INFORMATION SHOWN Start Marker

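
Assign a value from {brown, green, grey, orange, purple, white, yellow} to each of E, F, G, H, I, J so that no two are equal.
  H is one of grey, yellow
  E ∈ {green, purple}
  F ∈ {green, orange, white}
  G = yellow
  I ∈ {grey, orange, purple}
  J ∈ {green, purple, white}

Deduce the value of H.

grey

G has just one choice, so G = yellow. Strike yellow from H.
So H = grey.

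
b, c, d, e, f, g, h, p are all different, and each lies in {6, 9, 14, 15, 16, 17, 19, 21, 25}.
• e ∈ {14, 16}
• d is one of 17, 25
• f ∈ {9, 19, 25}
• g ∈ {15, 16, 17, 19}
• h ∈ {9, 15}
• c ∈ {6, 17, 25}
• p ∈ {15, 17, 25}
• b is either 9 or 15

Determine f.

The 8 variables draw from only 8 values {6, 9, 14, 15, 16, 17, 19, 25}, so each is used; only c can be 6, hence c = 6.
Among the 7 still-open variables, 14 fits only e (and all 7 values in {9, 14, 15, 16, 17, 19, 25} must be used), so e = 14.
The 6 still-open variables draw from only 6 values {9, 15, 16, 17, 19, 25}, so each is used; only g can be 16, hence g = 16.
The 5 still-open variables together cover exactly {9, 15, 17, 19, 25} — 5 values for 5 variables — and 19 appears only in f's list, so f = 19.

19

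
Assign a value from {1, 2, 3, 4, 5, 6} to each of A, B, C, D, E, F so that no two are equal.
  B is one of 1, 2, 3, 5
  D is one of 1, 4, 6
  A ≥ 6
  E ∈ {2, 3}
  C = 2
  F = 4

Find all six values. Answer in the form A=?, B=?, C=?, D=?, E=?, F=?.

A's domain is down to {6}, so A = 6. Strike 6 from D.
That leaves C = 2. Strike 2 from B, E.
E must be 3 (only option left). Remove 3 from B.
That leaves F = 4. Remove 4 from D.
D must be 1 (only option left). Remove 1 from B.
B's domain is down to {5}, so B = 5.

A=6, B=5, C=2, D=1, E=3, F=4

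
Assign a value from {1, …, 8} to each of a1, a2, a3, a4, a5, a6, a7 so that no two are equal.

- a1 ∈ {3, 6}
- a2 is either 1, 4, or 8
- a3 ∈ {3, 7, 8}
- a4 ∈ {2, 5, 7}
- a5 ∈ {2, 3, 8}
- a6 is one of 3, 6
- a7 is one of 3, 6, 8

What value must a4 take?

a1 and a6 share exactly the 2 values {3, 6}; by pigeonhole those values go to them, so strike 3, 6 from a3, a5, a7.
a7 must be 8 (only option left). Remove 8 from a2, a3, a5.
a3 has just one choice, so a3 = 7. So a4 can't be 7.
a5 must be 2 (only option left). Eliminate 2 elsewhere: a4.
So a4 = 5.

5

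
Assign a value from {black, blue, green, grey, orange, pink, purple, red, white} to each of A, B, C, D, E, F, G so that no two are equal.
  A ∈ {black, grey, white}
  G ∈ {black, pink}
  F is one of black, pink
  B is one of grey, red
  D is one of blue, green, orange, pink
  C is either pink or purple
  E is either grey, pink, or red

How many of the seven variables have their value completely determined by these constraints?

F and G between them cover only {black, pink} — a naked pair. Remove those values from A, C, D, E.
C must be purple (only option left).
The 2 variables B and E are confined to {grey, red}, which locks those values in; drop them from A.
That leaves A = white.
Determined: A=white, C=purple. The other variables each still have more than one consistent value. That makes 2.

2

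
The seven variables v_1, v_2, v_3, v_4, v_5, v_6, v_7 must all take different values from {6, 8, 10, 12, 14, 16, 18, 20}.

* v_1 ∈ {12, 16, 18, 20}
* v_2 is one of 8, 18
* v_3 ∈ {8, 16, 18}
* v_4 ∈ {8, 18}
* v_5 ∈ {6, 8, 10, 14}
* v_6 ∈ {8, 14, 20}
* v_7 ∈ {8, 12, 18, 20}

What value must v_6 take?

The 2 variables v_2 and v_4 are confined to {8, 18}, which locks those values in; drop them from v_1, v_3, v_5, v_6, v_7.
That leaves v_3 = 16. Remove 16 from v_1.
v_1 and v_7 share exactly the 2 values {12, 20}; by pigeonhole those values go to them, so strike 12, 20 from v_6.
So v_6 = 14.

14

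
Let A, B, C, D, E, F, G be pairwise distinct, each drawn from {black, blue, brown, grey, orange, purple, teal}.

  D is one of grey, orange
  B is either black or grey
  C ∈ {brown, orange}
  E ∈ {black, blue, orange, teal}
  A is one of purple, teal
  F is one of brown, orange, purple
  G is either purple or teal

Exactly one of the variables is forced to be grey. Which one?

D

The 7 variables draw from only 7 values {black, blue, brown, grey, orange, purple, teal}, so each is used; only E can be blue, hence E = blue.
The 6 still-open variables draw from only 6 values {black, brown, grey, orange, purple, teal}, so each is used; only B can be black, hence B = black.
The 5 still-open variables draw from only 5 values {brown, grey, orange, purple, teal}, so each is used; only D can be grey, hence D = grey.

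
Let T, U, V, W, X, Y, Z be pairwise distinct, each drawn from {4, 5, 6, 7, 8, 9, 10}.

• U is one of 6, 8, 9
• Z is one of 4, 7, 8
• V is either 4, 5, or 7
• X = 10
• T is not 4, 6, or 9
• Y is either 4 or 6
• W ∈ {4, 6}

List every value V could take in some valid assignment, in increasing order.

X must be 10 (only option left). So T can't be 10.
Among the 6 still-open variables, 9 fits only U (and all 6 values in {4, 5, 6, 7, 8, 9} must be used), so U = 9.
W and Y share exactly the 2 values {4, 6}; by pigeonhole those values go to them, so strike 4, 6 from V, Z.
No further eliminations apply; V can still be any of 5, 7.

5, 7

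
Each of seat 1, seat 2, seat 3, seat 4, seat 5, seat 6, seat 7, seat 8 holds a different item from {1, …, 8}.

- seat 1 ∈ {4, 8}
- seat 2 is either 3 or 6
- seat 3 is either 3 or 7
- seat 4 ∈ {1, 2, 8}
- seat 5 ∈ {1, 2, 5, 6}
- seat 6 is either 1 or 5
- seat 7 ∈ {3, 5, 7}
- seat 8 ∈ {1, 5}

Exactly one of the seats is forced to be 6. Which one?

The 8 variables together cover exactly {1, 2, 3, 4, 5, 6, 7, 8} — 8 values for 8 variables — and 4 appears only in seat 1's list, so seat 1 = 4.
Among the 7 still-open variables, 8 fits only seat 4 (and all 7 values in {1, 2, 3, 5, 6, 7, 8} must be used), so seat 4 = 8.
The 6 still-open variables draw from only 6 values {1, 2, 3, 5, 6, 7}, so each is used; only seat 5 can be 2, hence seat 5 = 2.
The 5 still-open variables draw from only 5 values {1, 3, 5, 6, 7}, so each is used; only seat 2 can be 6, hence seat 2 = 6.

seat 2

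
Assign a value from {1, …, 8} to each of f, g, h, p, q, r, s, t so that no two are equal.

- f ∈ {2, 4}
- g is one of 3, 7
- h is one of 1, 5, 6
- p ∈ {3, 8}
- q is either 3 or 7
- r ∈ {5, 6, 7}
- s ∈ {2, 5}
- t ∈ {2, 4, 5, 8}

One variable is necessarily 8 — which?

p

The 8 variables together cover exactly {1, 2, 3, 4, 5, 6, 7, 8} — 8 values for 8 variables — and 1 appears only in h's list, so h = 1.
The 7 still-open variables draw from only 7 values {2, 3, 4, 5, 6, 7, 8}, so each is used; only r can be 6, hence r = 6.
g and q between them cover only {3, 7} — a naked pair. Remove those values from p.
So 8 goes to p.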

INFORMATION SHOWN End Marker

AIM OF THE TASK:
Retype each record exactly, leaving nothing out.

TASK RESULT:
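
Assign a value from {brown, green, grey, orange, purple, white, yellow} to each of E, F, G, H, I, J so that no two are equal.
  H is one of grey, yellow
  E ∈ {green, purple}
  F ∈ {green, orange, white}
  G = yellow
  I ∈ {grey, orange, purple}
  J ∈ {green, purple, white}

Deduce the value of H.

grey

G has just one choice, so G = yellow. Strike yellow from H.
So H = grey.

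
b, c, d, e, f, g, h, p are all different, and each lies in {6, 9, 14, 15, 16, 17, 19, 21, 25}.
• e ∈ {14, 16}
• d is one of 17, 25
• f ∈ {9, 19, 25}
• g ∈ {15, 16, 17, 19}
• h ∈ {9, 15}
• c ∈ {6, 17, 25}
• p ∈ {15, 17, 25}
• b is either 9 or 15

Determine f.

The 8 variables draw from only 8 values {6, 9, 14, 15, 16, 17, 19, 25}, so each is used; only c can be 6, hence c = 6.
Among the 7 still-open variables, 14 fits only e (and all 7 values in {9, 14, 15, 16, 17, 19, 25} must be used), so e = 14.
The 6 still-open variables draw from only 6 values {9, 15, 16, 17, 19, 25}, so each is used; only g can be 16, hence g = 16.
The 5 still-open variables together cover exactly {9, 15, 17, 19, 25} — 5 values for 5 variables — and 19 appears only in f's list, so f = 19.

19

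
Assign a value from {1, 2, 3, 4, 5, 6} to each of A, B, C, D, E, F so that no two are equal.
  B is one of 1, 2, 3, 5
  D is one of 1, 4, 6
  A ≥ 6
  E ∈ {2, 3}
  C = 2
  F = 4

Find all six values. Answer in the form A=?, B=?, C=?, D=?, E=?, F=?.

A's domain is down to {6}, so A = 6. Strike 6 from D.
That leaves C = 2. Strike 2 from B, E.
E must be 3 (only option left). Remove 3 from B.
That leaves F = 4. Remove 4 from D.
D must be 1 (only option left). Remove 1 from B.
B's domain is down to {5}, so B = 5.

A=6, B=5, C=2, D=1, E=3, F=4

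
Assign a value from {1, …, 8} to each of a1, a2, a3, a4, a5, a6, a7 so that no two are equal.

- a1 ∈ {3, 6}
- a2 is either 1, 4, or 8
- a3 ∈ {3, 7, 8}
- a4 ∈ {2, 5, 7}
- a5 ∈ {2, 3, 8}
- a6 is one of 3, 6
- a7 is one of 3, 6, 8

What value must a4 take?

a1 and a6 share exactly the 2 values {3, 6}; by pigeonhole those values go to them, so strike 3, 6 from a3, a5, a7.
a7 must be 8 (only option left). Remove 8 from a2, a3, a5.
a3 has just one choice, so a3 = 7. So a4 can't be 7.
a5 must be 2 (only option left). Eliminate 2 elsewhere: a4.
So a4 = 5.

5

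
Assign a value from {black, blue, green, grey, orange, pink, purple, red, white} to each of A, B, C, D, E, F, G so that no two are equal.
  A ∈ {black, grey, white}
  G ∈ {black, pink}
  F is one of black, pink
  B is one of grey, red
  D is one of blue, green, orange, pink
  C is either pink or purple
  E is either grey, pink, or red

How many of the seven variables have their value completely determined by these constraints?

F and G between them cover only {black, pink} — a naked pair. Remove those values from A, C, D, E.
C must be purple (only option left).
The 2 variables B and E are confined to {grey, red}, which locks those values in; drop them from A.
That leaves A = white.
Determined: A=white, C=purple. The other variables each still have more than one consistent value. That makes 2.

2

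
The seven variables v_1, v_2, v_3, v_4, v_5, v_6, v_7 must all take different values from {6, 8, 10, 12, 14, 16, 18, 20}.

* v_1 ∈ {12, 16, 18, 20}
* v_2 is one of 8, 18
* v_3 ∈ {8, 16, 18}
* v_4 ∈ {8, 18}
* v_5 ∈ {6, 8, 10, 14}
* v_6 ∈ {8, 14, 20}
* v_7 ∈ {8, 12, 18, 20}

What value must v_6 take?

The 2 variables v_2 and v_4 are confined to {8, 18}, which locks those values in; drop them from v_1, v_3, v_5, v_6, v_7.
That leaves v_3 = 16. Remove 16 from v_1.
v_1 and v_7 share exactly the 2 values {12, 20}; by pigeonhole those values go to them, so strike 12, 20 from v_6.
So v_6 = 14.

14

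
Let A, B, C, D, E, F, G be pairwise distinct, each drawn from {black, blue, brown, grey, orange, purple, teal}.

  D is one of grey, orange
  B is either black or grey
  C ∈ {brown, orange}
  E ∈ {black, blue, orange, teal}
  A is one of purple, teal
  F is one of brown, orange, purple
  G is either purple or teal

Exactly one of the variables is forced to be grey. Which one?

D

The 7 variables draw from only 7 values {black, blue, brown, grey, orange, purple, teal}, so each is used; only E can be blue, hence E = blue.
The 6 still-open variables draw from only 6 values {black, brown, grey, orange, purple, teal}, so each is used; only B can be black, hence B = black.
The 5 still-open variables draw from only 5 values {brown, grey, orange, purple, teal}, so each is used; only D can be grey, hence D = grey.

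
Let T, U, V, W, X, Y, Z be pairwise distinct, each drawn from {4, 5, 6, 7, 8, 9, 10}.

• U is one of 6, 8, 9
• Z is one of 4, 7, 8
• V is either 4, 5, or 7
• X = 10
• T is not 4, 6, or 9
• Y is either 4 or 6
• W ∈ {4, 6}

List every value V could take in some valid assignment, in increasing order.

X must be 10 (only option left). So T can't be 10.
Among the 6 still-open variables, 9 fits only U (and all 6 values in {4, 5, 6, 7, 8, 9} must be used), so U = 9.
W and Y share exactly the 2 values {4, 6}; by pigeonhole those values go to them, so strike 4, 6 from V, Z.
No further eliminations apply; V can still be any of 5, 7.

5, 7

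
Each of seat 1, seat 2, seat 3, seat 4, seat 5, seat 6, seat 7, seat 8 holds a different item from {1, …, 8}.

- seat 1 ∈ {4, 8}
- seat 2 is either 3 or 6
- seat 3 is either 3 or 7
- seat 4 ∈ {1, 2, 8}
- seat 5 ∈ {1, 2, 5, 6}
- seat 6 is either 1 or 5
- seat 7 ∈ {3, 5, 7}
- seat 8 ∈ {1, 5}

Exactly one of the seats is forced to be 6. Which one?

The 8 variables together cover exactly {1, 2, 3, 4, 5, 6, 7, 8} — 8 values for 8 variables — and 4 appears only in seat 1's list, so seat 1 = 4.
Among the 7 still-open variables, 8 fits only seat 4 (and all 7 values in {1, 2, 3, 5, 6, 7, 8} must be used), so seat 4 = 8.
The 6 still-open variables draw from only 6 values {1, 2, 3, 5, 6, 7}, so each is used; only seat 5 can be 2, hence seat 5 = 2.
The 5 still-open variables draw from only 5 values {1, 3, 5, 6, 7}, so each is used; only seat 2 can be 6, hence seat 2 = 6.

seat 2

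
Assign a value from {1, …, 8} to each of f, g, h, p, q, r, s, t so that no two are equal.

- f ∈ {2, 4}
- g is one of 3, 7
- h is one of 1, 5, 6
- p ∈ {3, 8}
- q is either 3 or 7
- r ∈ {5, 6, 7}
- s ∈ {2, 5}
- t ∈ {2, 4, 5, 8}

One variable is necessarily 8 — which?

p

The 8 variables together cover exactly {1, 2, 3, 4, 5, 6, 7, 8} — 8 values for 8 variables — and 1 appears only in h's list, so h = 1.
The 7 still-open variables draw from only 7 values {2, 3, 4, 5, 6, 7, 8}, so each is used; only r can be 6, hence r = 6.
g and q between them cover only {3, 7} — a naked pair. Remove those values from p.
So 8 goes to p.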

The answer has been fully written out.